■ **Material supplied**

- - -

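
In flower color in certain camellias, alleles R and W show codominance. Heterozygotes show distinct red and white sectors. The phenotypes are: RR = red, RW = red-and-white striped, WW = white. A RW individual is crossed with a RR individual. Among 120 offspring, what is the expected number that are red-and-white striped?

Punnett square for RW × RR:
Offspring genotypes: 2 RR, 2 RW
Phenotype counts: 2 red, 2 red-and-white striped
red-and-white striped: 2 out of 4 → fraction 1/2
Expected count = 1/2 × 120 = 60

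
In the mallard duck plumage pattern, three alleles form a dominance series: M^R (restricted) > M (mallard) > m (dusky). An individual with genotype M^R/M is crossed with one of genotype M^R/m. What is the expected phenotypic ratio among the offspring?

Cross: M^R/M × M^R/m
Allele dominance: M^R > M > m
Offspring genotypes: 1 M^R/M^R, 1 M^R/m, 1 M^R/M, 1 M/m
Phenotype counts: 3 restricted, 1 mallard
Ratio: 3 restricted : 1 mallard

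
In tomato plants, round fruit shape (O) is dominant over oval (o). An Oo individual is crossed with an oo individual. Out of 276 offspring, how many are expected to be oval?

Punnett square for Oo × oo:
Offspring genotypes: 2 Oo, 2 oo
round: 2, oval: 2
oval: 2 out of 4 → fraction 1/2
Expected count = 1/2 × 276 = 138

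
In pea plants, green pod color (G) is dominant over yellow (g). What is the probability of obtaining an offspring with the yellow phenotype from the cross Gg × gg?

Punnett square for Gg × gg:
Offspring genotypes: 2 Gg, 2 gg
Total offspring: 4
Count with target: 2
Probability: 2/4 = 1/2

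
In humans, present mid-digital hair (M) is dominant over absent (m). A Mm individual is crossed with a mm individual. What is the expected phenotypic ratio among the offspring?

Punnett square for Mm × mm:
Offspring genotypes: 2 Mm, 2 mm
present: 2, absent: 2
Ratio: 1:1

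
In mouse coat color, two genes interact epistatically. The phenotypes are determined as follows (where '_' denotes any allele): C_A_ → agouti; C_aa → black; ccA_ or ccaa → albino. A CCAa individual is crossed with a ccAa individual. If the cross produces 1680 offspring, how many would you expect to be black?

Cross: CCAa × ccAa — consider each gene separately:
C gene: CC × cc → 4 Cc → 4 C_ (out of 4)
A gene: Aa × Aa → 1 AA, 2 Aa, 1 aa → 3 A_ : 1 aa (out of 4)
Genotype classes (out of 4 × 4 = 16): C_A_ = 4×3 = 12; C_aa = 4×1 = 4
Apply the phenotype rules: C_A_ (12) → agouti; C_aa (4) → black
Phenotype counts (out of 16): 12 agouti, 4 black
black: 4 out of 16 → fraction 1/4
Expected count = 1/4 × 1680 = 420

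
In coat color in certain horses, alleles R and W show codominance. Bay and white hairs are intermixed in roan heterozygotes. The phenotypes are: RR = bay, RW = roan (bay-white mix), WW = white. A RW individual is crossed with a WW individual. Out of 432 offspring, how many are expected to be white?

Punnett square for RW × WW:
Offspring genotypes: 2 RW, 2 WW
Phenotype counts: 2 roan (bay-white mix), 2 white
white: 2 out of 4 → fraction 1/2
Expected count = 1/2 × 432 = 216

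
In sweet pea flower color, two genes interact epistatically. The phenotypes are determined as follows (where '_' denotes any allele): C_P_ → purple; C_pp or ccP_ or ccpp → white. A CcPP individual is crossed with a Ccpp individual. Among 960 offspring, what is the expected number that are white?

Cross: CcPP × Ccpp — consider each gene separately:
C gene: Cc × Cc → 1 CC, 2 Cc, 1 cc → 3 C_ : 1 cc (out of 4)
P gene: PP × pp → 4 Pp → 4 P_ (out of 4)
Genotype classes (out of 4 × 4 = 16): C_P_ = 3×4 = 12; ccP_ = 1×4 = 4
Apply the phenotype rules: C_P_ (12) → purple; ccP_ (4) → white
Phenotype counts (out of 16): 12 purple, 4 white
white: 4 out of 16 → fraction 1/4
Expected count = 1/4 × 960 = 240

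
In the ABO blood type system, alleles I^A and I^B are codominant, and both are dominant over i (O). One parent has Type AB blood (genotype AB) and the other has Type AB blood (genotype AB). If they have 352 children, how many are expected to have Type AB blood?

Cross: AB × AB
Possible offspring genotypes: 1 AA, 2 AB, 1 BB
Blood type counts: 1 Type A, 2 Type AB, 1 Type B
Probability of Type AB: 2/4 = 1/2
Expected count = 1/2 × 352 = 176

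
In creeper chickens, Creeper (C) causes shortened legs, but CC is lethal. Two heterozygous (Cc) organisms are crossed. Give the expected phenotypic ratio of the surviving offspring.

Cross: Cc × Cc
Punnett square offspring (before lethality): 1 CC, 2 Cc, 1 cc
The CC genotype is lethal (embryos die); surviving offspring: 2 Cc, 1 cc
Ratio: 2 creeper : 1 normal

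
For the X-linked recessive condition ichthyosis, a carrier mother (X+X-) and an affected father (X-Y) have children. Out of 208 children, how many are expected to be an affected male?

Cross: X+X- × X-Y
Offspring: 1 X+X-, 1 X+Y, 1 X-X-, 1 X-Y
Probability of an affected male: 1/4
Expected count = 1/4 × 208 = 52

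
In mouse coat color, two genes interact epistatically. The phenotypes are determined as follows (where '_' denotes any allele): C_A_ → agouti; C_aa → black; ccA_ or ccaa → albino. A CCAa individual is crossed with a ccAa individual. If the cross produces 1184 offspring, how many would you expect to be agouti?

Cross: CCAa × ccAa — consider each gene separately:
C gene: CC × cc → 4 Cc → 4 C_ (out of 4)
A gene: Aa × Aa → 1 AA, 2 Aa, 1 aa → 3 A_ : 1 aa (out of 4)
Genotype classes (out of 4 × 4 = 16): C_A_ = 4×3 = 12; C_aa = 4×1 = 4
Apply the phenotype rules: C_A_ (12) → agouti; C_aa (4) → black
Phenotype counts (out of 16): 12 agouti, 4 black
agouti: 12 out of 16 → fraction 3/4
Expected count = 3/4 × 1184 = 888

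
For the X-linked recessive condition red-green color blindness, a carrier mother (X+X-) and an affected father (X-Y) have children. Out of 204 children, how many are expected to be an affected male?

Cross: X+X- × X-Y
Offspring: 1 X+X-, 1 X+Y, 1 X-X-, 1 X-Y
Probability of an affected male: 1/4
Expected count = 1/4 × 204 = 51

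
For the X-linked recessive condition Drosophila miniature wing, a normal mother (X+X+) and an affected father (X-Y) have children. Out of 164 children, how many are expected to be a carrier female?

Cross: X+X+ × X-Y
Offspring: 2 X+X-, 2 X+Y
Probability of a carrier female: 2/4 = 1/2
Expected count = 1/2 × 164 = 82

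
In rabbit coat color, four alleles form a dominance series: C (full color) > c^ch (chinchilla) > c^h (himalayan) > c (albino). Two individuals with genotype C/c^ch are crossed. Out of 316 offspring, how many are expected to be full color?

Cross: C/c^ch × C/c^ch
Allele dominance: C > c^ch > c^h > c
Offspring genotypes: 1 C/C, 2 C/c^ch, 1 c^ch/c^ch
Phenotype counts: 3 full color, 1 chinchilla
full color: 3 out of 4 → fraction 3/4
Expected count = 3/4 × 316 = 237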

- - -

■ **Your instructions**
All of the data above is to be transcribed without alteration.

■ **Your response**
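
In flower color in certain camellias, alleles R and W show codominance. Heterozygotes show distinct red and white sectors. The phenotypes are: RR = red, RW = red-and-white striped, WW = white. A RW individual is crossed with a RR individual. Among 120 offspring, what is the expected number that are red-and-white striped?

Punnett square for RW × RR:
Offspring genotypes: 2 RR, 2 RW
Phenotype counts: 2 red, 2 red-and-white striped
red-and-white striped: 2 out of 4 → fraction 1/2
Expected count = 1/2 × 120 = 60

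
In the mallard duck plumage pattern, three alleles form a dominance series: M^R (restricted) > M (mallard) > m (dusky). An individual with genotype M^R/M is crossed with one of genotype M^R/m. What is the expected phenotypic ratio among the offspring?

Cross: M^R/M × M^R/m
Allele dominance: M^R > M > m
Offspring genotypes: 1 M^R/M^R, 1 M^R/m, 1 M^R/M, 1 M/m
Phenotype counts: 3 restricted, 1 mallard
Ratio: 3 restricted : 1 mallard

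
In tomato plants, round fruit shape (O) is dominant over oval (o). An Oo individual is crossed with an oo individual. Out of 276 offspring, how many are expected to be oval?

Punnett square for Oo × oo:
Offspring genotypes: 2 Oo, 2 oo
round: 2, oval: 2
oval: 2 out of 4 → fraction 1/2
Expected count = 1/2 × 276 = 138

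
In pea plants, green pod color (G) is dominant over yellow (g). What is the probability of obtaining an offspring with the yellow phenotype from the cross Gg × gg?

Punnett square for Gg × gg:
Offspring genotypes: 2 Gg, 2 gg
Total offspring: 4
Count with target: 2
Probability: 2/4 = 1/2

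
In humans, present mid-digital hair (M) is dominant over absent (m). A Mm individual is crossed with a mm individual. What is the expected phenotypic ratio among the offspring?

Punnett square for Mm × mm:
Offspring genotypes: 2 Mm, 2 mm
present: 2, absent: 2
Ratio: 1:1

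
In mouse coat color, two genes interact epistatically. The phenotypes are determined as follows (where '_' denotes any allele): C_A_ → agouti; C_aa → black; ccA_ or ccaa → albino. A CCAa individual is crossed with a ccAa individual. If the cross produces 1680 offspring, how many would you expect to be black?

Cross: CCAa × ccAa — consider each gene separately:
C gene: CC × cc → 4 Cc → 4 C_ (out of 4)
A gene: Aa × Aa → 1 AA, 2 Aa, 1 aa → 3 A_ : 1 aa (out of 4)
Genotype classes (out of 4 × 4 = 16): C_A_ = 4×3 = 12; C_aa = 4×1 = 4
Apply the phenotype rules: C_A_ (12) → agouti; C_aa (4) → black
Phenotype counts (out of 16): 12 agouti, 4 black
black: 4 out of 16 → fraction 1/4
Expected count = 1/4 × 1680 = 420

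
In coat color in certain horses, alleles R and W show codominance. Bay and white hairs are intermixed in roan heterozygotes. The phenotypes are: RR = bay, RW = roan (bay-white mix), WW = white. A RW individual is crossed with a WW individual. Out of 432 offspring, how many are expected to be white?

Punnett square for RW × WW:
Offspring genotypes: 2 RW, 2 WW
Phenotype counts: 2 roan (bay-white mix), 2 white
white: 2 out of 4 → fraction 1/2
Expected count = 1/2 × 432 = 216

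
In sweet pea flower color, two genes interact epistatically. The phenotypes are determined as follows (where '_' denotes any allele): C_P_ → purple; C_pp or ccP_ or ccpp → white. A CcPP individual is crossed with a Ccpp individual. Among 960 offspring, what is the expected number that are white?

Cross: CcPP × Ccpp — consider each gene separately:
C gene: Cc × Cc → 1 CC, 2 Cc, 1 cc → 3 C_ : 1 cc (out of 4)
P gene: PP × pp → 4 Pp → 4 P_ (out of 4)
Genotype classes (out of 4 × 4 = 16): C_P_ = 3×4 = 12; ccP_ = 1×4 = 4
Apply the phenotype rules: C_P_ (12) → purple; ccP_ (4) → white
Phenotype counts (out of 16): 12 purple, 4 white
white: 4 out of 16 → fraction 1/4
Expected count = 1/4 × 960 = 240

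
In the ABO blood type system, alleles I^A and I^B are codominant, and both are dominant over i (O). One parent has Type AB blood (genotype AB) and the other has Type AB blood (genotype AB). If they have 352 children, how many are expected to have Type AB blood?

Cross: AB × AB
Possible offspring genotypes: 1 AA, 2 AB, 1 BB
Blood type counts: 1 Type A, 2 Type AB, 1 Type B
Probability of Type AB: 2/4 = 1/2
Expected count = 1/2 × 352 = 176

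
In creeper chickens, Creeper (C) causes shortened legs, but CC is lethal. Two heterozygous (Cc) organisms are crossed. Give the expected phenotypic ratio of the surviving offspring.

Cross: Cc × Cc
Punnett square offspring (before lethality): 1 CC, 2 Cc, 1 cc
The CC genotype is lethal (embryos die); surviving offspring: 2 Cc, 1 cc
Ratio: 2 creeper : 1 normal

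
For the X-linked recessive condition ichthyosis, a carrier mother (X+X-) and an affected father (X-Y) have children. Out of 208 children, how many are expected to be an affected male?

Cross: X+X- × X-Y
Offspring: 1 X+X-, 1 X+Y, 1 X-X-, 1 X-Y
Probability of an affected male: 1/4
Expected count = 1/4 × 208 = 52

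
In mouse coat color, two genes interact epistatically. The phenotypes are determined as follows (where '_' denotes any allele): C_A_ → agouti; C_aa → black; ccA_ or ccaa → albino. A CCAa individual is crossed with a ccAa individual. If the cross produces 1184 offspring, how many would you expect to be agouti?

Cross: CCAa × ccAa — consider each gene separately:
C gene: CC × cc → 4 Cc → 4 C_ (out of 4)
A gene: Aa × Aa → 1 AA, 2 Aa, 1 aa → 3 A_ : 1 aa (out of 4)
Genotype classes (out of 4 × 4 = 16): C_A_ = 4×3 = 12; C_aa = 4×1 = 4
Apply the phenotype rules: C_A_ (12) → agouti; C_aa (4) → black
Phenotype counts (out of 16): 12 agouti, 4 black
agouti: 12 out of 16 → fraction 3/4
Expected count = 3/4 × 1184 = 888

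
For the X-linked recessive condition red-green color blindness, a carrier mother (X+X-) and an affected father (X-Y) have children. Out of 204 children, how many are expected to be an affected male?

Cross: X+X- × X-Y
Offspring: 1 X+X-, 1 X+Y, 1 X-X-, 1 X-Y
Probability of an affected male: 1/4
Expected count = 1/4 × 204 = 51

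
For the X-linked recessive condition Drosophila miniature wing, a normal mother (X+X+) and an affected father (X-Y) have children. Out of 164 children, how many are expected to be a carrier female?

Cross: X+X+ × X-Y
Offspring: 2 X+X-, 2 X+Y
Probability of a carrier female: 2/4 = 1/2
Expected count = 1/2 × 164 = 82

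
In rabbit coat color, four alleles form a dominance series: C (full color) > c^ch (chinchilla) > c^h (himalayan) > c (albino). Two individuals with genotype C/c^ch are crossed. Out of 316 offspring, how many are expected to be full color?

Cross: C/c^ch × C/c^ch
Allele dominance: C > c^ch > c^h > c
Offspring genotypes: 1 C/C, 2 C/c^ch, 1 c^ch/c^ch
Phenotype counts: 3 full color, 1 chinchilla
full color: 3 out of 4 → fraction 3/4
Expected count = 3/4 × 316 = 237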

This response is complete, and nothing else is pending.